Collected data
**********
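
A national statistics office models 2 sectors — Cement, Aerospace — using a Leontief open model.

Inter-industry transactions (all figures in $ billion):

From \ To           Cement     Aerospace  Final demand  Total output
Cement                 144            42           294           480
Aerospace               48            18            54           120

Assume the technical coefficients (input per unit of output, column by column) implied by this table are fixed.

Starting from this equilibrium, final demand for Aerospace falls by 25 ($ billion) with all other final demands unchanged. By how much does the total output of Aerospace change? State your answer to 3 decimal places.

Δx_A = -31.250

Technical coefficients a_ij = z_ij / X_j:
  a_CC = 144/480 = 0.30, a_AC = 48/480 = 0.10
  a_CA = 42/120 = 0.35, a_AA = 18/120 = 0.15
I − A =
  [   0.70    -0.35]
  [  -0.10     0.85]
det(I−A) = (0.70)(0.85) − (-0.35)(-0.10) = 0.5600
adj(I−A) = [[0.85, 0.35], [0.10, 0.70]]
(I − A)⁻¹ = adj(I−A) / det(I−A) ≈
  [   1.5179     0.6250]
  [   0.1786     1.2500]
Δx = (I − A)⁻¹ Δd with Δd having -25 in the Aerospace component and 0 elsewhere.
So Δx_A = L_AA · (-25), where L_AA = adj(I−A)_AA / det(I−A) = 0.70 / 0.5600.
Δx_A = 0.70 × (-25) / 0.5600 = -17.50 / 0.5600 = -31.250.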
**********
## [TASK REQUIREMENTS]
Nothing but the lines from the line that contains "Starting from this" to the last line of the records above should appear in the answer; please copy them exactly.

## [RESULT FOR THIS TASK]
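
Starting from this equilibrium, final demand for Aerospace falls by 25 ($ billion) with all other final demands unchanged. By how much does the total output of Aerospace change? State your answer to 3 decimal places.

Δx_A = -31.250

Technical coefficients a_ij = z_ij / X_j:
  a_CC = 144/480 = 0.30, a_AC = 48/480 = 0.10
  a_CA = 42/120 = 0.35, a_AA = 18/120 = 0.15
I − A =
  [   0.70    -0.35]
  [  -0.10     0.85]
det(I−A) = (0.70)(0.85) − (-0.35)(-0.10) = 0.5600
adj(I−A) = [[0.85, 0.35], [0.10, 0.70]]
(I − A)⁻¹ = adj(I−A) / det(I−A) ≈
  [   1.5179     0.6250]
  [   0.1786     1.2500]
Δx = (I − A)⁻¹ Δd with Δd having -25 in the Aerospace component and 0 elsewhere.
So Δx_A = L_AA · (-25), where L_AA = adj(I−A)_AA / det(I−A) = 0.70 / 0.5600.
Δx_A = 0.70 × (-25) / 0.5600 = -17.50 / 0.5600 = -31.250.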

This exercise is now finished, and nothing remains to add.